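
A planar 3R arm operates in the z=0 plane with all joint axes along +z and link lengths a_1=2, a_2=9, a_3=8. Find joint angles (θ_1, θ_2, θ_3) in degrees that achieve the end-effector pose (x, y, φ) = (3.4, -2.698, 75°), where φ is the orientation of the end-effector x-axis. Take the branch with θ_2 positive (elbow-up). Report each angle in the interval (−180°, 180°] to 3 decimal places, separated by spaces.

-119.998 44.998 150.000

wrist centre = target − a_3·(cos φ, sin φ) = (1.3294, -10.4254)
cos θ_2 = (110.4565−2²−9²)/(2·2·9) = 0.7071; θ_2 = 44.9984° (elbow-up)
β = atan2(-10.4254,1.3294) = -82.7329°; ψ = atan2(6.3638,8.3641) = 37.2654°
θ_1 = β − ψ = -119.9983°
θ_3 = φ − θ_1 − θ_2 = 149.9998° (wrapped to (-180°,180°])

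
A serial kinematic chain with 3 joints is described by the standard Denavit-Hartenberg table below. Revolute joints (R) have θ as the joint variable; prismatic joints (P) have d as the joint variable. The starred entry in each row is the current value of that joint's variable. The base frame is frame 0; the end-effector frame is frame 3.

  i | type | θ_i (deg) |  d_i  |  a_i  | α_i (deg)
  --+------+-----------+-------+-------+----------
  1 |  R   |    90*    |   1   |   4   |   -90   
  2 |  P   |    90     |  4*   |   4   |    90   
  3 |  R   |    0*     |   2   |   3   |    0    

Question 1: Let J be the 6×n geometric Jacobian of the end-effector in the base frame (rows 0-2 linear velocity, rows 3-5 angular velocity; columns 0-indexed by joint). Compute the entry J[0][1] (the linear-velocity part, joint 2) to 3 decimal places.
-1.000

prismatic axis z_1 = (-1.0000,0.0000,0.0000)
J_v[:, 1] = z_1; J_ω[:, 1] = (0,0,0)
entry J[0][1] = -1.0000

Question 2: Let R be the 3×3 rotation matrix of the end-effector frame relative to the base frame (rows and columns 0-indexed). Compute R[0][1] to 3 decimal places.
-1.000

End-effector y-axis (col 1 of R) = (-1.0000,0.0000,0.0000)
R[0][1] = -1.0000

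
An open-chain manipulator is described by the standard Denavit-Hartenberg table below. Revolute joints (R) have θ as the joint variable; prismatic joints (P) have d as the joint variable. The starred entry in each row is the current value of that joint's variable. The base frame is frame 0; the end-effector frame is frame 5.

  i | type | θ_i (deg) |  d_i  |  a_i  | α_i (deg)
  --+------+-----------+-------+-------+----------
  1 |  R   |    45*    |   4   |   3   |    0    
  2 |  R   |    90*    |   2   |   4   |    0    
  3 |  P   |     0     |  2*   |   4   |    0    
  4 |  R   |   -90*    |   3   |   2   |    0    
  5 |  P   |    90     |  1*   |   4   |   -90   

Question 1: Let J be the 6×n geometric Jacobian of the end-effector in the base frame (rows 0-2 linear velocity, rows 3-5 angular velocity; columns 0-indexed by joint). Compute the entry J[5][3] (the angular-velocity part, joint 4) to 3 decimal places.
axis z_3 = (0.0000,0.0000,1.0000); lever o_n−o_3 = (-1.4142,4.2426,4.0000)
cross product → J_v[:, 3] = (-4.2426,-1.4142,0.0000)
J_ω[:, 3] = z_3
entry J[5][3] = 1.0000

1.000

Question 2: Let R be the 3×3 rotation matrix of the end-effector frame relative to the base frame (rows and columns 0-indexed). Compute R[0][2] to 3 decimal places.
-0.707

End-effector z-axis (col 2 of R) = (-0.7071,-0.7071,0.0000)
R[0][2] = -0.7071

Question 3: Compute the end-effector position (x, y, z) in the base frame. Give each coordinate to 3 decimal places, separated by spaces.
-4.950 12.021 12.000

after link 1: o_1 = (2.1213, 2.1213, 4.0000)
after link 2: o_2 = (-0.7071, 4.9497, 6.0000)
after link 3: o_3 = (-3.5355, 7.7782, 8.0000)
after link 4: o_4 = (-2.1213, 9.1924, 11.0000)
after link 5: o_5 = (-4.9497, 12.0208, 12.0000)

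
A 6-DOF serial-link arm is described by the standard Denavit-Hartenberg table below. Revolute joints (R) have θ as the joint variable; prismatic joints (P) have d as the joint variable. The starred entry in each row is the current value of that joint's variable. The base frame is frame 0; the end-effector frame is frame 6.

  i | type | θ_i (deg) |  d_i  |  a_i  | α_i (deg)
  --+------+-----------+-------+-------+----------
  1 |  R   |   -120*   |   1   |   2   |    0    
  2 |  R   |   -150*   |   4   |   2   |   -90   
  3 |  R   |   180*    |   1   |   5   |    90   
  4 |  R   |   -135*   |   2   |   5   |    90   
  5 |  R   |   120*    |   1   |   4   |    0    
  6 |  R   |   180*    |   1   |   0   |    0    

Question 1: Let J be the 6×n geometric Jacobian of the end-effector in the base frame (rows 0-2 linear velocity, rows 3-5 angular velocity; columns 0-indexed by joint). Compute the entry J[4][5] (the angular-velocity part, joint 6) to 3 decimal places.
0.707

axis z_5 = (-0.7071,0.7071,0.0000); lever o_n−o_5 = (-0.7071,0.7071,0.0000)
cross product → J_v[:, 5] = (-0.0000,-0.0000,0.0000)
J_ω[:, 5] = z_5
entry J[4][5] = 0.7071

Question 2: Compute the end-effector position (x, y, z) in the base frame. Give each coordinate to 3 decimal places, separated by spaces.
after link 1: o_1 = (-1.0000, -1.7321, 1.0000)
after link 2: o_2 = (-1.0000, 0.2679, 5.0000)
after link 3: o_3 = (-2.0000, -4.7321, 5.0000)
after link 4: o_4 = (1.5355, -1.1965, 3.0000)
after link 5: o_5 = (-0.5858, -1.9036, -0.4641)
after link 6: o_6 = (-1.2929, -1.1965, -0.4641)

-1.293 -1.197 -0.464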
• • • • • • •
§ Your task:
Tally up how many lines in the preceding listing contain the word "chain". Give nothing but the number.

§ Task solution:
2